### Description of the task
Give every line of the listing back, exactly as written.

### Dataset excerpts
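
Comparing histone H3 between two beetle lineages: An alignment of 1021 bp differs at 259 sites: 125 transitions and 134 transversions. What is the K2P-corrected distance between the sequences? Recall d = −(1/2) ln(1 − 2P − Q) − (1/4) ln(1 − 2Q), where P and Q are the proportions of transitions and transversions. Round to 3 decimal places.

0.312

P = 125/1021 ≈ 0.122429 and Q = 134/1021 ≈ 0.131244.
Under the Kimura two-parameter model, d = −½ ln(1 − 2P − Q) − ¼ ln(1 − 2Q).
1 − 2P − Q = 0.623898, giving −½ ln(0.623898) = 0.235884.
1 − 2Q = 0.737512, giving −¼ ln(0.737512) = 0.076118.
d = 0.235884 + 0.076118 = 0.312002.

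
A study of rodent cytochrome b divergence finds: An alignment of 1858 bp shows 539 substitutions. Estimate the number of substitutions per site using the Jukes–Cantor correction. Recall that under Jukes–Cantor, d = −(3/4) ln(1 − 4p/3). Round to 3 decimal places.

0.367

p = 539/1858 ≈ 0.290097.
d = −(3/4) ln(1 − 4p/3) = −0.75 ln(1 − 0.386796) = −0.75 ln(0.613204)
  = −0.75 × (-0.489058) = 0.366794 substitutions/site.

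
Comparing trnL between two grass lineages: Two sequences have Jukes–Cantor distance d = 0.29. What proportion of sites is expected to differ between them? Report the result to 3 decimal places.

p = (3/4)(1 − e^(−4d/3)) = 0.75 × (1 − e^(-0.386667)) = 0.75 × (1 − 0.679317) = 0.240512.

0.241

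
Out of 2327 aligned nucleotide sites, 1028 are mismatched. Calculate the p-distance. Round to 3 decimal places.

0.442

p = 1028/2327 = 0.441770… ≈ 0.442 (to 3 d.p.).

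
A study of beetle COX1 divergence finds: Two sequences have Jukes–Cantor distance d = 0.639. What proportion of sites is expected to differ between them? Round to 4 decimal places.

0.4301

p = (3/4)(1 − e^(−4d/3)) = 0.75 × (1 − e^(-0.852)) = 0.75 × (1 − 0.426561) = 0.430079.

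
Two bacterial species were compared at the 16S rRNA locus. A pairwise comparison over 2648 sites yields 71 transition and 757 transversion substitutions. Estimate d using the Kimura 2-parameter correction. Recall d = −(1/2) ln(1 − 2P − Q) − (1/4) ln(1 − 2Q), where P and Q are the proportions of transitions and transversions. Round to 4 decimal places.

0.4194

P = 71/2648 ≈ 0.026813 and Q = 757/2648 ≈ 0.285876.
Under the Kimura two-parameter model, d = −½ ln(1 − 2P − Q) − ¼ ln(1 − 2Q).
1 − 2P − Q = 0.660498, giving −½ ln(0.660498) = 0.207381.
1 − 2Q = 0.428248, giving −¼ ln(0.428248) = 0.212013.
d = 0.207381 + 0.212013 = 0.419394.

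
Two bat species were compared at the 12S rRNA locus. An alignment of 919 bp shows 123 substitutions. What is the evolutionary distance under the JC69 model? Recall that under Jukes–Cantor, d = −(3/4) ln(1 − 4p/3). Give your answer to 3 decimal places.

p = 123/919 ≈ 0.133841.
d = −(3/4) ln(1 − 4p/3) = −0.75 ln(1 − 0.178455) = −0.75 ln(0.821545)
  = −0.75 × (-0.196569) = 0.147427 substitutions/site.

0.147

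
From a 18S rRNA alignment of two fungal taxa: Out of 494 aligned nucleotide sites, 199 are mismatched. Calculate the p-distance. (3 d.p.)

0.403

p = 199/494 = 0.402834… ≈ 0.403 (to 3 d.p.).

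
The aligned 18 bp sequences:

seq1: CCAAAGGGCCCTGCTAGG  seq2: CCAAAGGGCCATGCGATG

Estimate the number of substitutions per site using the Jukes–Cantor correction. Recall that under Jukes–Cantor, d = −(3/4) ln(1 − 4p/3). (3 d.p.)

0.188

The sequences differ at 3 of 18 sites (11, 15, 17), so p = 3/18 ≈ 0.166667.
d = −(3/4) ln(1 − 4p/3) = −0.75 ln(1 − 0.222223) = −0.75 ln(0.777777)
  = −0.75 × (-0.251315) = 0.188486 substitutions/site.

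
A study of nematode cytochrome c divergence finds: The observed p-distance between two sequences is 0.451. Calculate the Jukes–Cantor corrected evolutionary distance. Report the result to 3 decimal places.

0.690

d = −(3/4) ln(1 − 4p/3) = −0.75 ln(1 − 0.601333) = −0.75 ln(0.398667)
  = −0.75 × (-0.919629) = 0.689722 substitutions/site.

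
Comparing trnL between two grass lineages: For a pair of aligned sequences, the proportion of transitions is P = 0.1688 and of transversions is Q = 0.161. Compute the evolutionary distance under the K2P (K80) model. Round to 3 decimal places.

0.442

Under the Kimura two-parameter model, d = −½ ln(1 − 2P − Q) − ¼ ln(1 − 2Q).
1 − 2P − Q = 0.5014, giving −½ ln(0.5014) = 0.345176.
1 − 2Q = 0.678, giving −¼ ln(0.678) = 0.097152.
d = 0.345176 + 0.097152 = 0.442328.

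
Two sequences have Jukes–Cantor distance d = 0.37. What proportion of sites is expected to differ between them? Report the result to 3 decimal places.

p = (3/4)(1 − e^(−4d/3)) = 0.75 × (1 − e^(-0.493333)) = 0.75 × (1 − 0.610588) = 0.292059.

0.292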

### Task result
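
Comparing histone H3 between two beetle lineages: An alignment of 1021 bp differs at 259 sites: 125 transitions and 134 transversions. What is the K2P-corrected distance between the sequences? Recall d = −(1/2) ln(1 − 2P − Q) − (1/4) ln(1 − 2Q), where P and Q are the proportions of transitions and transversions. Round to 3 decimal places.

0.312

P = 125/1021 ≈ 0.122429 and Q = 134/1021 ≈ 0.131244.
Under the Kimura two-parameter model, d = −½ ln(1 − 2P − Q) − ¼ ln(1 − 2Q).
1 − 2P − Q = 0.623898, giving −½ ln(0.623898) = 0.235884.
1 − 2Q = 0.737512, giving −¼ ln(0.737512) = 0.076118.
d = 0.235884 + 0.076118 = 0.312002.

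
A study of rodent cytochrome b divergence finds: An alignment of 1858 bp shows 539 substitutions. Estimate the number of substitutions per site using the Jukes–Cantor correction. Recall that under Jukes–Cantor, d = −(3/4) ln(1 − 4p/3). Round to 3 decimal places.

0.367

p = 539/1858 ≈ 0.290097.
d = −(3/4) ln(1 − 4p/3) = −0.75 ln(1 − 0.386796) = −0.75 ln(0.613204)
  = −0.75 × (-0.489058) = 0.366794 substitutions/site.

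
Comparing trnL between two grass lineages: Two sequences have Jukes–Cantor distance d = 0.29. What proportion of sites is expected to differ between them? Report the result to 3 decimal places.

p = (3/4)(1 − e^(−4d/3)) = 0.75 × (1 − e^(-0.386667)) = 0.75 × (1 − 0.679317) = 0.240512.

0.241

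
Out of 2327 aligned nucleotide sites, 1028 are mismatched. Calculate the p-distance. Round to 3 decimal places.

0.442

p = 1028/2327 = 0.441770… ≈ 0.442 (to 3 d.p.).

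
A study of beetle COX1 divergence finds: Two sequences have Jukes–Cantor distance d = 0.639. What proportion of sites is expected to differ between them? Round to 4 decimal places.

0.4301

p = (3/4)(1 − e^(−4d/3)) = 0.75 × (1 − e^(-0.852)) = 0.75 × (1 − 0.426561) = 0.430079.

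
Two bacterial species were compared at the 16S rRNA locus. A pairwise comparison over 2648 sites yields 71 transition and 757 transversion substitutions. Estimate d using the Kimura 2-parameter correction. Recall d = −(1/2) ln(1 − 2P − Q) − (1/4) ln(1 − 2Q), where P and Q are the proportions of transitions and transversions. Round to 4 decimal places.

0.4194

P = 71/2648 ≈ 0.026813 and Q = 757/2648 ≈ 0.285876.
Under the Kimura two-parameter model, d = −½ ln(1 − 2P − Q) − ¼ ln(1 − 2Q).
1 − 2P − Q = 0.660498, giving −½ ln(0.660498) = 0.207381.
1 − 2Q = 0.428248, giving −¼ ln(0.428248) = 0.212013.
d = 0.207381 + 0.212013 = 0.419394.

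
Two bat species were compared at the 12S rRNA locus. An alignment of 919 bp shows 123 substitutions. What is the evolutionary distance under the JC69 model? Recall that under Jukes–Cantor, d = −(3/4) ln(1 − 4p/3). Give your answer to 3 decimal places.

p = 123/919 ≈ 0.133841.
d = −(3/4) ln(1 − 4p/3) = −0.75 ln(1 − 0.178455) = −0.75 ln(0.821545)
  = −0.75 × (-0.196569) = 0.147427 substitutions/site.

0.147

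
From a 18S rRNA alignment of two fungal taxa: Out of 494 aligned nucleotide sites, 199 are mismatched. Calculate the p-distance. (3 d.p.)

0.403

p = 199/494 = 0.402834… ≈ 0.403 (to 3 d.p.).

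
The aligned 18 bp sequences:

seq1: CCAAAGGGCCCTGCTAGG  seq2: CCAAAGGGCCATGCGATG

Estimate the number of substitutions per site using the Jukes–Cantor correction. Recall that under Jukes–Cantor, d = −(3/4) ln(1 − 4p/3). (3 d.p.)

0.188

The sequences differ at 3 of 18 sites (11, 15, 17), so p = 3/18 ≈ 0.166667.
d = −(3/4) ln(1 − 4p/3) = −0.75 ln(1 − 0.222223) = −0.75 ln(0.777777)
  = −0.75 × (-0.251315) = 0.188486 substitutions/site.

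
A study of nematode cytochrome c divergence finds: The observed p-distance between two sequences is 0.451. Calculate the Jukes–Cantor corrected evolutionary distance. Report the result to 3 decimal places.

0.690

d = −(3/4) ln(1 − 4p/3) = −0.75 ln(1 − 0.601333) = −0.75 ln(0.398667)
  = −0.75 × (-0.919629) = 0.689722 substitutions/site.

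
Comparing trnL between two grass lineages: For a pair of aligned sequences, the proportion of transitions is P = 0.1688 and of transversions is Q = 0.161. Compute the evolutionary distance under the K2P (K80) model. Round to 3 decimal places.

0.442

Under the Kimura two-parameter model, d = −½ ln(1 − 2P − Q) − ¼ ln(1 − 2Q).
1 − 2P − Q = 0.5014, giving −½ ln(0.5014) = 0.345176.
1 − 2Q = 0.678, giving −¼ ln(0.678) = 0.097152.
d = 0.345176 + 0.097152 = 0.442328.

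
Two sequences have Jukes–Cantor distance d = 0.37. What proportion of sites is expected to differ between them? Report the result to 3 decimal places.

p = (3/4)(1 − e^(−4d/3)) = 0.75 × (1 − e^(-0.493333)) = 0.75 × (1 − 0.610588) = 0.292059.

0.292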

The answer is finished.